◆ Exercise details ◆
Set down exactly the lines below between the line holding "Let D = x(116, -131)" and the line holding "Answer: -9053772", inclusive; no other line belongs in the answer.

Start of Block

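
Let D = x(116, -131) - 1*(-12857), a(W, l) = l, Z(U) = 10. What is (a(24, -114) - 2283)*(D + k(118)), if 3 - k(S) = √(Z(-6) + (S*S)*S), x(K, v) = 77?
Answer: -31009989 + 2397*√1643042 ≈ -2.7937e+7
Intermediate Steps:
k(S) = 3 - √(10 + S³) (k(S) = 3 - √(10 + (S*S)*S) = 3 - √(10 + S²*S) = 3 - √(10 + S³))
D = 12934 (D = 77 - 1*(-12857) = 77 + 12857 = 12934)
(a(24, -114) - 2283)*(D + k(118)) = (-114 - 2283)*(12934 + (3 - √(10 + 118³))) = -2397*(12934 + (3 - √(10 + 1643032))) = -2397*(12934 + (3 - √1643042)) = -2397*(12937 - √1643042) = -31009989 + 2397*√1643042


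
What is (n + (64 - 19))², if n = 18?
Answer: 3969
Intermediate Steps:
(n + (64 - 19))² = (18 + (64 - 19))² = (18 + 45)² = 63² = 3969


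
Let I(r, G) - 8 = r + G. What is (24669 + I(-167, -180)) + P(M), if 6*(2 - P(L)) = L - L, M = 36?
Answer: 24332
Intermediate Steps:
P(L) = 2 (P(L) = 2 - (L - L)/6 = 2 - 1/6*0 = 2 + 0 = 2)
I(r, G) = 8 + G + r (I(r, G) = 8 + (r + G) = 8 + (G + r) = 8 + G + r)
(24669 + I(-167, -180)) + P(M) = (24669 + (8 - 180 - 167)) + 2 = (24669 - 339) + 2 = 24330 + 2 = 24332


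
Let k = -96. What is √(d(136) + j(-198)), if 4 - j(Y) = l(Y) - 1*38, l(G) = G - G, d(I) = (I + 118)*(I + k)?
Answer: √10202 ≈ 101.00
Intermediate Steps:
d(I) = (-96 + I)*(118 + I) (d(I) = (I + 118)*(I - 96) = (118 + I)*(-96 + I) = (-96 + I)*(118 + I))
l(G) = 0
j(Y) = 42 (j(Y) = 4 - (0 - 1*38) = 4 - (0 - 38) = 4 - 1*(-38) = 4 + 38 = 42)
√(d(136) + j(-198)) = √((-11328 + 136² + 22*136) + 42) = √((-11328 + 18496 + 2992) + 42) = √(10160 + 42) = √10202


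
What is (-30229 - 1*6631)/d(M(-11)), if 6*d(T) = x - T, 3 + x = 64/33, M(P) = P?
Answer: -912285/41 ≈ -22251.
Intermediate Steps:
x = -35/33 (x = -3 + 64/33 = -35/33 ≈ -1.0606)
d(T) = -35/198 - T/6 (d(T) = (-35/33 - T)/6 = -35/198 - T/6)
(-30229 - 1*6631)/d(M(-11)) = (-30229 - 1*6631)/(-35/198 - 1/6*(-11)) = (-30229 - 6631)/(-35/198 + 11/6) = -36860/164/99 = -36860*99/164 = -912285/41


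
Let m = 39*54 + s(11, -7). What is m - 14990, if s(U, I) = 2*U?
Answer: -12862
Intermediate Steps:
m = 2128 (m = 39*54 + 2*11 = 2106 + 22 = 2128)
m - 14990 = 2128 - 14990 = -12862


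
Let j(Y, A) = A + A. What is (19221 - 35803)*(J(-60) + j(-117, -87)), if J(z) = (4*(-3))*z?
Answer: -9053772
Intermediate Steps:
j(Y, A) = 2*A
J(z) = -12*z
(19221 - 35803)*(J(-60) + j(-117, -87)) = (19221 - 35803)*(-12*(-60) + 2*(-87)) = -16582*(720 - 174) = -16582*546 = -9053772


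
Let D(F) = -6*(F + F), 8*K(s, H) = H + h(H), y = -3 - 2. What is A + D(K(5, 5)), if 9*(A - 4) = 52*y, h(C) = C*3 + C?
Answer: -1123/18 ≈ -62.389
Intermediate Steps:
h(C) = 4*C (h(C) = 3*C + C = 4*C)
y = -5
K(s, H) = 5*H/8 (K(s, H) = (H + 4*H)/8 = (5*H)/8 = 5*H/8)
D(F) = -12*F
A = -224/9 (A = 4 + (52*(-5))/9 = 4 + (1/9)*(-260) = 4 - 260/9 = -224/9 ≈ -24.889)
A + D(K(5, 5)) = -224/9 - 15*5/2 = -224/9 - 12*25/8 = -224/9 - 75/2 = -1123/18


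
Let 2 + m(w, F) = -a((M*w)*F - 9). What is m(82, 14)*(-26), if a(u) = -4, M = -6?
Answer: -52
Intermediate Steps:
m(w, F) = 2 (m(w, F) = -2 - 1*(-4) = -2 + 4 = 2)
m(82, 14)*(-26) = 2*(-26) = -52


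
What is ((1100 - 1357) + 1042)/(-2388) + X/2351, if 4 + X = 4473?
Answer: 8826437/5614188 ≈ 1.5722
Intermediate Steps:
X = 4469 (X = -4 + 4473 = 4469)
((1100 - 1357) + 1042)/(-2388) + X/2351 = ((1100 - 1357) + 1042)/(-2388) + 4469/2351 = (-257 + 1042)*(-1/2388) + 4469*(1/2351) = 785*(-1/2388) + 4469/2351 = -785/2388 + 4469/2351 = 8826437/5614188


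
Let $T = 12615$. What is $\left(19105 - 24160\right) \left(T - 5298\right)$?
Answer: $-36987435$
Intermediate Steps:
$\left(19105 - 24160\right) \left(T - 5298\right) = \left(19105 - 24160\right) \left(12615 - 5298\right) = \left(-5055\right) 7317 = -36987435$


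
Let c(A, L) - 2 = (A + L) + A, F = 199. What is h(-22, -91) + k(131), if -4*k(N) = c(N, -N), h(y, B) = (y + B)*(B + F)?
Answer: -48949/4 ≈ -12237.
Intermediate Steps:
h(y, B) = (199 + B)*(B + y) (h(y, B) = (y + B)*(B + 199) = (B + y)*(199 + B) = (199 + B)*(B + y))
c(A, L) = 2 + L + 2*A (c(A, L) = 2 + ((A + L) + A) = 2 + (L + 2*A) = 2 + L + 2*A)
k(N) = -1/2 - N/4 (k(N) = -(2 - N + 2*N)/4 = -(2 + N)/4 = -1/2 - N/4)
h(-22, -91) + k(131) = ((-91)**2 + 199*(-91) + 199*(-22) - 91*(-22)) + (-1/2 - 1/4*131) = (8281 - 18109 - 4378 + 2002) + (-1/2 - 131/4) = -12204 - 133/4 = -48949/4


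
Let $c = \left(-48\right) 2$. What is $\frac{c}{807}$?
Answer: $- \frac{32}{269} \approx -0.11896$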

End of Block
Start of Block

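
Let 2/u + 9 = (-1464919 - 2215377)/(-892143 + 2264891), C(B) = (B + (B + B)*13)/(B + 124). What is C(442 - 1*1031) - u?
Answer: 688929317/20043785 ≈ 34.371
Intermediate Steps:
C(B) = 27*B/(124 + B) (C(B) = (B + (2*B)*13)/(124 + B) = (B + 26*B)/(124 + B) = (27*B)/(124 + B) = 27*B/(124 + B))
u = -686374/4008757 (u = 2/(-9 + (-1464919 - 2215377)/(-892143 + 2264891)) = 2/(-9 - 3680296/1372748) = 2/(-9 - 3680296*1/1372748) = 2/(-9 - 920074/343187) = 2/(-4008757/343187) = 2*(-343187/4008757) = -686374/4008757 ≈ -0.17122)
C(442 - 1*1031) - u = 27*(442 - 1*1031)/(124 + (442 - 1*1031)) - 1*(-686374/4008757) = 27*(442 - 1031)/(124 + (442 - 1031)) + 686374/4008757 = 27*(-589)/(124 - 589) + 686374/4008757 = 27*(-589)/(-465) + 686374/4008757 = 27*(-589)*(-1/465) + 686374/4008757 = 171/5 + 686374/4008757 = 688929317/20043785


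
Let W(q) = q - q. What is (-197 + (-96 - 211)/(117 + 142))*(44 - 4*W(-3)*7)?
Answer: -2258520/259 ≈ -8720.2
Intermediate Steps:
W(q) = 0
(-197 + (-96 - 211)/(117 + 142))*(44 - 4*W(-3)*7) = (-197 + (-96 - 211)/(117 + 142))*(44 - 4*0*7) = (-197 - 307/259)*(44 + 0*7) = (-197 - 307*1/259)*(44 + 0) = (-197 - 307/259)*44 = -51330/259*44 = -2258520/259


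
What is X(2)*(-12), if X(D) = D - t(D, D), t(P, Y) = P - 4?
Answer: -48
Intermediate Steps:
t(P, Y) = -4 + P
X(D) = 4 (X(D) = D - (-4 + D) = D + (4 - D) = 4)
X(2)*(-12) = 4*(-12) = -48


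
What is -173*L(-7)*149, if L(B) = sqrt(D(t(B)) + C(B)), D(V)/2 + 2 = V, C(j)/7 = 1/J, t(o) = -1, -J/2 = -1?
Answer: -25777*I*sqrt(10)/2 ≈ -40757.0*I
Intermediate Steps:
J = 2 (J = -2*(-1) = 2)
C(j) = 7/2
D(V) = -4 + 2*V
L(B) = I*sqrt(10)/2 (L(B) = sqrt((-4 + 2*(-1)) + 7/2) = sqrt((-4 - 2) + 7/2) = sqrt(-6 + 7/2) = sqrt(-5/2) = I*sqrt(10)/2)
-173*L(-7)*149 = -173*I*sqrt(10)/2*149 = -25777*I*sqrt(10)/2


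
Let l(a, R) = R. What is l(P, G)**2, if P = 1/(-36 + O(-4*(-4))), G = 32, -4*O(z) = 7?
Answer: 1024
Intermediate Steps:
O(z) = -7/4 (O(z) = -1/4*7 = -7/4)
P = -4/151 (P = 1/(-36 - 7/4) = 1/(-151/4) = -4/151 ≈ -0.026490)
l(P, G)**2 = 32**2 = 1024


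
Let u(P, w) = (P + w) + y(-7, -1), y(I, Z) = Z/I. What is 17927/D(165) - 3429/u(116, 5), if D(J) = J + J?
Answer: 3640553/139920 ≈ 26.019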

End of Block

◆ Solution for this problem ◆
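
Let D = x(116, -131) - 1*(-12857), a(W, l) = l, Z(U) = 10. What is (a(24, -114) - 2283)*(D + k(118)), if 3 - k(S) = √(Z(-6) + (S*S)*S), x(K, v) = 77?
Answer: -31009989 + 2397*√1643042 ≈ -2.7937e+7
Intermediate Steps:
k(S) = 3 - √(10 + S³) (k(S) = 3 - √(10 + (S*S)*S) = 3 - √(10 + S²*S) = 3 - √(10 + S³))
D = 12934 (D = 77 - 1*(-12857) = 77 + 12857 = 12934)
(a(24, -114) - 2283)*(D + k(118)) = (-114 - 2283)*(12934 + (3 - √(10 + 118³))) = -2397*(12934 + (3 - √(10 + 1643032))) = -2397*(12934 + (3 - √1643042)) = -2397*(12937 - √1643042) = -31009989 + 2397*√1643042


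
What is (n + (64 - 19))², if n = 18?
Answer: 3969
Intermediate Steps:
(n + (64 - 19))² = (18 + (64 - 19))² = (18 + 45)² = 63² = 3969


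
Let I(r, G) - 8 = r + G. What is (24669 + I(-167, -180)) + P(M), if 6*(2 - P(L)) = L - L, M = 36?
Answer: 24332
Intermediate Steps:
P(L) = 2 (P(L) = 2 - (L - L)/6 = 2 - 1/6*0 = 2 + 0 = 2)
I(r, G) = 8 + G + r (I(r, G) = 8 + (r + G) = 8 + (G + r) = 8 + G + r)
(24669 + I(-167, -180)) + P(M) = (24669 + (8 - 180 - 167)) + 2 = (24669 - 339) + 2 = 24330 + 2 = 24332


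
Let k = -96. What is √(d(136) + j(-198)), if 4 - j(Y) = l(Y) - 1*38, l(G) = G - G, d(I) = (I + 118)*(I + k)?
Answer: √10202 ≈ 101.00
Intermediate Steps:
d(I) = (-96 + I)*(118 + I) (d(I) = (I + 118)*(I - 96) = (118 + I)*(-96 + I) = (-96 + I)*(118 + I))
l(G) = 0
j(Y) = 42 (j(Y) = 4 - (0 - 1*38) = 4 - (0 - 38) = 4 - 1*(-38) = 4 + 38 = 42)
√(d(136) + j(-198)) = √((-11328 + 136² + 22*136) + 42) = √((-11328 + 18496 + 2992) + 42) = √(10160 + 42) = √10202


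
What is (-30229 - 1*6631)/d(M(-11)), if 6*d(T) = x - T, 3 + x = 64/33, M(P) = P?
Answer: -912285/41 ≈ -22251.
Intermediate Steps:
x = -35/33 (x = -3 + 64/33 = -35/33 ≈ -1.0606)
d(T) = -35/198 - T/6 (d(T) = (-35/33 - T)/6 = -35/198 - T/6)
(-30229 - 1*6631)/d(M(-11)) = (-30229 - 1*6631)/(-35/198 - 1/6*(-11)) = (-30229 - 6631)/(-35/198 + 11/6) = -36860/164/99 = -36860*99/164 = -912285/41


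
Let m = 39*54 + s(11, -7). What is m - 14990, if s(U, I) = 2*U?
Answer: -12862
Intermediate Steps:
m = 2128 (m = 39*54 + 2*11 = 2106 + 22 = 2128)
m - 14990 = 2128 - 14990 = -12862


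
Let j(Y, A) = A + A. What is (19221 - 35803)*(J(-60) + j(-117, -87)), if J(z) = (4*(-3))*z?
Answer: -9053772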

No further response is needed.